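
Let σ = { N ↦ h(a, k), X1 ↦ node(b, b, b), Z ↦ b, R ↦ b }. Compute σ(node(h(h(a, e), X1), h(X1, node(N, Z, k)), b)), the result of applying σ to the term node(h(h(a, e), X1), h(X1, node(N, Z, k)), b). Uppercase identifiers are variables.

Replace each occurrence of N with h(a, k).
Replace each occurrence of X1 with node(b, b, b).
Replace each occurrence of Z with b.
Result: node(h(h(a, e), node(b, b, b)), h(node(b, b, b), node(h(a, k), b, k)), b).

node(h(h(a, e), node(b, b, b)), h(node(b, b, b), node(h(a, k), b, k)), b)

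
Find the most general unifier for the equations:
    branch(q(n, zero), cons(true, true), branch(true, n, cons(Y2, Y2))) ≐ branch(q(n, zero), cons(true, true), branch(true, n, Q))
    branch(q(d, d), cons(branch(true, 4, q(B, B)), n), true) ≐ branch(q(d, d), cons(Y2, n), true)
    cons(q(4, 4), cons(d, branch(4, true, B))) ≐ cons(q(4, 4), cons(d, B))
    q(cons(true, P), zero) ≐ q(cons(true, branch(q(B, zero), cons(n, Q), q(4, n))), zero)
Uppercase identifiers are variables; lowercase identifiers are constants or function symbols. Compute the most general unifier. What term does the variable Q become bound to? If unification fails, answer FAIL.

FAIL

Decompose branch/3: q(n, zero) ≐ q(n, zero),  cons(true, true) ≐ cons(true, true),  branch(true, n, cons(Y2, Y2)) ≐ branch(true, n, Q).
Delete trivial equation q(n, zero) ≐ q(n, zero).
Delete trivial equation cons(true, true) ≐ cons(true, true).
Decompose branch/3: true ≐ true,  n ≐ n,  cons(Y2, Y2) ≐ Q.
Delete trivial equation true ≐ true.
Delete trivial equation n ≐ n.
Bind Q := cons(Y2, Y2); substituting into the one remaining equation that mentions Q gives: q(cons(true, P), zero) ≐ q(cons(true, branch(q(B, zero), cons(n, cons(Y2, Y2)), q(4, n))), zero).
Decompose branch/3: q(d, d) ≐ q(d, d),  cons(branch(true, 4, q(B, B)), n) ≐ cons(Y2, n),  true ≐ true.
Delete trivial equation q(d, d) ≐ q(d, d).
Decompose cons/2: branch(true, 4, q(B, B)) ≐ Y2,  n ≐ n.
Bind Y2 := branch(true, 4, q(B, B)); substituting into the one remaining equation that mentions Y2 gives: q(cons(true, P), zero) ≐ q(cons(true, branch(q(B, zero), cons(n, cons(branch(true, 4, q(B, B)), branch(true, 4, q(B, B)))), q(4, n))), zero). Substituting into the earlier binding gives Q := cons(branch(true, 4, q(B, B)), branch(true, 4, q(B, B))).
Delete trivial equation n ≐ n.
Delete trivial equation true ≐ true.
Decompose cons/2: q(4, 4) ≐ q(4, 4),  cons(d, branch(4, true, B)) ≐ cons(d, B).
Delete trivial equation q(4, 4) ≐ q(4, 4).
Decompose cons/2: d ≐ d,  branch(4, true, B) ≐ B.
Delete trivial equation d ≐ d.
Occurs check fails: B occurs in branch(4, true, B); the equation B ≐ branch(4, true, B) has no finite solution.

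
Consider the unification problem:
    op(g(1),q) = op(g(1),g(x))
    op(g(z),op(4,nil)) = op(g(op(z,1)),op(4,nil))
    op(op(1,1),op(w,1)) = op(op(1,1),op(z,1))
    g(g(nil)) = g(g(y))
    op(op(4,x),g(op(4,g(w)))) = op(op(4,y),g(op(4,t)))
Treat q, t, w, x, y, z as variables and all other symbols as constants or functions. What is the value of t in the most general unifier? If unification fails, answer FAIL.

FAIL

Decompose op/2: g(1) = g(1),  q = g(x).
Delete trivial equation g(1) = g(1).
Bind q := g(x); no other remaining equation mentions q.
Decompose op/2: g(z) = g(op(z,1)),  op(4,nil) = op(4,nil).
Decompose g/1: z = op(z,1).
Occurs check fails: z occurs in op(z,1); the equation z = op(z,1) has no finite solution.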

--

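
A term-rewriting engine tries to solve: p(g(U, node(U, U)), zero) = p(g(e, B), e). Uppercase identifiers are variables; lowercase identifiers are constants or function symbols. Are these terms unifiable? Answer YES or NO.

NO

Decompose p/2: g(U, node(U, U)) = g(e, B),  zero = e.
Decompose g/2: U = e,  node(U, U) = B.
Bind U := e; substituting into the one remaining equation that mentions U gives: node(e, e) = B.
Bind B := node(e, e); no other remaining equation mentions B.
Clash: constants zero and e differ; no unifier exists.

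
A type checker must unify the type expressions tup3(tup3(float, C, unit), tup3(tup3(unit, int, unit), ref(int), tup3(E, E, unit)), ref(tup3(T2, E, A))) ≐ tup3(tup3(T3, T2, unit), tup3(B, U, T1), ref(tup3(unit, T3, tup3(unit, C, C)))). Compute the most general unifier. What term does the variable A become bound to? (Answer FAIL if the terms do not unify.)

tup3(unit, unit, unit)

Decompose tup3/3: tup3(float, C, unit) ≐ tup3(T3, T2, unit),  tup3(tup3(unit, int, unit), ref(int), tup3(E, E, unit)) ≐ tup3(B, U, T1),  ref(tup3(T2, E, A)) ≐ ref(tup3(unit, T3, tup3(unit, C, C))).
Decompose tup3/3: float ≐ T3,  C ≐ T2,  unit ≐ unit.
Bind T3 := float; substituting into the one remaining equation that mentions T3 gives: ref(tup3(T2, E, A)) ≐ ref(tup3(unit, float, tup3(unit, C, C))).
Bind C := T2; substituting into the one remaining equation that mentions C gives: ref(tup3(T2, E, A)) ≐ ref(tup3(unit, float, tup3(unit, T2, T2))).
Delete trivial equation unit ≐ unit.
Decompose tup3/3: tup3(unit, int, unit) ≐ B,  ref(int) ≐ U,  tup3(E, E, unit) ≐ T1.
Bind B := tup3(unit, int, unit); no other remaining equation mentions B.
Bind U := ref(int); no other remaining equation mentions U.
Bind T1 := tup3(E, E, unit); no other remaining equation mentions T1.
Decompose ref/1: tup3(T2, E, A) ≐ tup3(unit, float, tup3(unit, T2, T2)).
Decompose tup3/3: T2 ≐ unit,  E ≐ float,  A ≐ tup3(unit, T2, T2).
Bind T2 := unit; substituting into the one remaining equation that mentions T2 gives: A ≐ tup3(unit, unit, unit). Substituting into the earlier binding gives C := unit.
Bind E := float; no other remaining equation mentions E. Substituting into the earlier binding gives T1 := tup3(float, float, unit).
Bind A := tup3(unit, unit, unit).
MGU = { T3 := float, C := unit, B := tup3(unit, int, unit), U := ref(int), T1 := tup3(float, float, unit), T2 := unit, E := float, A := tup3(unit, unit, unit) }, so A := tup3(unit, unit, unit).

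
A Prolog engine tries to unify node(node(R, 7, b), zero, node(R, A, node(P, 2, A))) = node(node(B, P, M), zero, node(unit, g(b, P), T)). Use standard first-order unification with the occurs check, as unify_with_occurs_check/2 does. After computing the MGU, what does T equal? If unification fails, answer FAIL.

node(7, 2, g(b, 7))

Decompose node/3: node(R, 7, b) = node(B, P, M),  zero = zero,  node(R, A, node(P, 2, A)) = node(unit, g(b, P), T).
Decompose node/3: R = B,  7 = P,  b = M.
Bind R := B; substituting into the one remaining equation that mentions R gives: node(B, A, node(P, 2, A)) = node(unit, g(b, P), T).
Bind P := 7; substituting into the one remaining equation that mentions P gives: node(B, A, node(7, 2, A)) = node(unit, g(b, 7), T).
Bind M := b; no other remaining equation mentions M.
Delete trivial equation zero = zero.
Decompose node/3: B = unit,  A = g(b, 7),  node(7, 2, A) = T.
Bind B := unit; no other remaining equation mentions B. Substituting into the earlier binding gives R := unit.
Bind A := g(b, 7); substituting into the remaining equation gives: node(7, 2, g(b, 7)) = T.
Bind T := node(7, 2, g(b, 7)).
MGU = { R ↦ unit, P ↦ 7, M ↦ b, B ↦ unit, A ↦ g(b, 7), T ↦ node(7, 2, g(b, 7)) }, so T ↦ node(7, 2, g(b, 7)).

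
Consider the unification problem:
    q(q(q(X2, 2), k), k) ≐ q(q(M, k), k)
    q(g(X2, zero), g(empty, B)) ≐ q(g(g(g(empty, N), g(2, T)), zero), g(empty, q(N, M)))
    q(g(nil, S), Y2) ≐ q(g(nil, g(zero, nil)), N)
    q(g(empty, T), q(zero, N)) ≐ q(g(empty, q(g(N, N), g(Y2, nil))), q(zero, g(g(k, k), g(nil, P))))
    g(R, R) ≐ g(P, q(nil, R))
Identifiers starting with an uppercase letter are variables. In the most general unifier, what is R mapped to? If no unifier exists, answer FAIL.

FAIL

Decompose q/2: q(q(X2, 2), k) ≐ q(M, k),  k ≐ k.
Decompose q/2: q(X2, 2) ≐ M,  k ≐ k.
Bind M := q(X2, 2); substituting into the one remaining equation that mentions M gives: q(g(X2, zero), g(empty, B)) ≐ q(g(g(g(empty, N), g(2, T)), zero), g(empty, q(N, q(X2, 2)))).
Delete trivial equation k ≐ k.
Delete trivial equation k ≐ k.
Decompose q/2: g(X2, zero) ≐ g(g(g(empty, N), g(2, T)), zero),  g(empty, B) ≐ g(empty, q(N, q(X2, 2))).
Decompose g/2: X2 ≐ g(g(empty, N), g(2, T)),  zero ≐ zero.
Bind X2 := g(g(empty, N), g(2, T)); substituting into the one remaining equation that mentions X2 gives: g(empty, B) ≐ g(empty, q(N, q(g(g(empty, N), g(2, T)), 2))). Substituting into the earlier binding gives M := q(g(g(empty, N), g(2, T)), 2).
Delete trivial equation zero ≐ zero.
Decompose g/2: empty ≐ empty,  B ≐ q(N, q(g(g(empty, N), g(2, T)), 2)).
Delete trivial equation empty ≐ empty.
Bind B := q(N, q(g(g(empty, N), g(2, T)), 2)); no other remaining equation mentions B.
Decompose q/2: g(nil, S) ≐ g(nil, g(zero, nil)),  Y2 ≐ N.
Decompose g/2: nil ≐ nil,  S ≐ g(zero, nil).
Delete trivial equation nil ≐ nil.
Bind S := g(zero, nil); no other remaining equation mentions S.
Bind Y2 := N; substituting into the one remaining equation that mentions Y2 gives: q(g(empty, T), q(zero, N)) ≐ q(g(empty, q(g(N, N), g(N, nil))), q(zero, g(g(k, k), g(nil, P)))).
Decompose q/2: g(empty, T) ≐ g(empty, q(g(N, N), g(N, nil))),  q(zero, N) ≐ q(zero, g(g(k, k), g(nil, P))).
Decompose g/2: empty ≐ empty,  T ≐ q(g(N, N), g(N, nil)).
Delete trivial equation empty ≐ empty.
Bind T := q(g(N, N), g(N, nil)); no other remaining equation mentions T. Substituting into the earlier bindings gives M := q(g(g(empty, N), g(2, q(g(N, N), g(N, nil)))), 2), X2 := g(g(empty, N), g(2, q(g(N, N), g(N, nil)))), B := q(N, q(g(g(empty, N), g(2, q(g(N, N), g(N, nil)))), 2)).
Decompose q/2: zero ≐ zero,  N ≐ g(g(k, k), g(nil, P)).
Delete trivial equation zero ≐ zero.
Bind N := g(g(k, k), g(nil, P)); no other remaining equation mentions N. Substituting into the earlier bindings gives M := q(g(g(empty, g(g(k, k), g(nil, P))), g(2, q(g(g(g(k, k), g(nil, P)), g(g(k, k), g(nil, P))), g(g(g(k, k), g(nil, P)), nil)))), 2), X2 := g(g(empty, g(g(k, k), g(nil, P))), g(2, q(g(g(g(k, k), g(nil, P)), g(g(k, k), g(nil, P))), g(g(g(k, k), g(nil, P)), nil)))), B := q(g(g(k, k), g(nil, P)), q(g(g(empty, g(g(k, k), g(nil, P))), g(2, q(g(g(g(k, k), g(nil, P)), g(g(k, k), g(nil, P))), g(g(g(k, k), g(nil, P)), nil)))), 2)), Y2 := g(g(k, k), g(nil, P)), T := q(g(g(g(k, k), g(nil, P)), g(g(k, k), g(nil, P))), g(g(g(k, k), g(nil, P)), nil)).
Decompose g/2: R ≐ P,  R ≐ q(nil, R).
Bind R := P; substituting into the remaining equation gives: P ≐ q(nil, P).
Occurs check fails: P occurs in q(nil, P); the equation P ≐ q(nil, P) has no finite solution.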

==

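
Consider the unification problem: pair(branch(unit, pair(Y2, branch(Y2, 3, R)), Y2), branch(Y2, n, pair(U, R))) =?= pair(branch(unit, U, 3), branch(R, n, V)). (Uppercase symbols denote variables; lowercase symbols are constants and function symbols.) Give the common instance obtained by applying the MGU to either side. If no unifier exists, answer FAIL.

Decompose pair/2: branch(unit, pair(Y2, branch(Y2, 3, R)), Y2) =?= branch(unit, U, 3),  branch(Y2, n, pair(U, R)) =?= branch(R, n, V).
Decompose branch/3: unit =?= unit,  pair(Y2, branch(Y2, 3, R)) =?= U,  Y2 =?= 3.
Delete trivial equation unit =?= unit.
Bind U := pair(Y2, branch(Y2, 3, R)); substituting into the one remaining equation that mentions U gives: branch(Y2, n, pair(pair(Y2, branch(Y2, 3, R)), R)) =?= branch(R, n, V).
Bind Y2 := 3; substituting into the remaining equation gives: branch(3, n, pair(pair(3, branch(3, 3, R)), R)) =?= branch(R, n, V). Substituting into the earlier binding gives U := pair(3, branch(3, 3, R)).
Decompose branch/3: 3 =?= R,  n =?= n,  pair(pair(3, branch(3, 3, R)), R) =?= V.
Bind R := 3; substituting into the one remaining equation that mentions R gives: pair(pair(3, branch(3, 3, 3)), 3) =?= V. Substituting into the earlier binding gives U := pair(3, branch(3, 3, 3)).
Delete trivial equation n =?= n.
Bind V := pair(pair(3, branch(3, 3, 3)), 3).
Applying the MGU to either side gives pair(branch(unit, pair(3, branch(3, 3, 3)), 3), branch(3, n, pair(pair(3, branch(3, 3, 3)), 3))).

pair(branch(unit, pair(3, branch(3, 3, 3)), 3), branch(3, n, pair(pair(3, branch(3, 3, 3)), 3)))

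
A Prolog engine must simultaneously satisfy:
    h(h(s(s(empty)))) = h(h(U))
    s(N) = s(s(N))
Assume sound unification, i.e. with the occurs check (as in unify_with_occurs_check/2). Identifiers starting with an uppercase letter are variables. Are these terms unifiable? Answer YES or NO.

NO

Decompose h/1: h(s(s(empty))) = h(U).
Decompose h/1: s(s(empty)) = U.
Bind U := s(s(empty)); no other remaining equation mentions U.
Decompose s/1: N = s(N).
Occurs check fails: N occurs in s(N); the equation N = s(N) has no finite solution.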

TASK PROMPT -> Write out exactly the lines above between the line with "g(Y2, nil))), q(zero, g(g(k, k), g(nil, P))))" and the line with "g(R, R) ≐ g(P, q(nil, R))", inclusive, and nothing beyond them.

FINISHED TASK ->
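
    q(g(empty, T), q(zero, N)) ≐ q(g(empty, q(g(N, N), g(Y2, nil))), q(zero, g(g(k, k), g(nil, P))))
    g(R, R) ≐ g(P, q(nil, R))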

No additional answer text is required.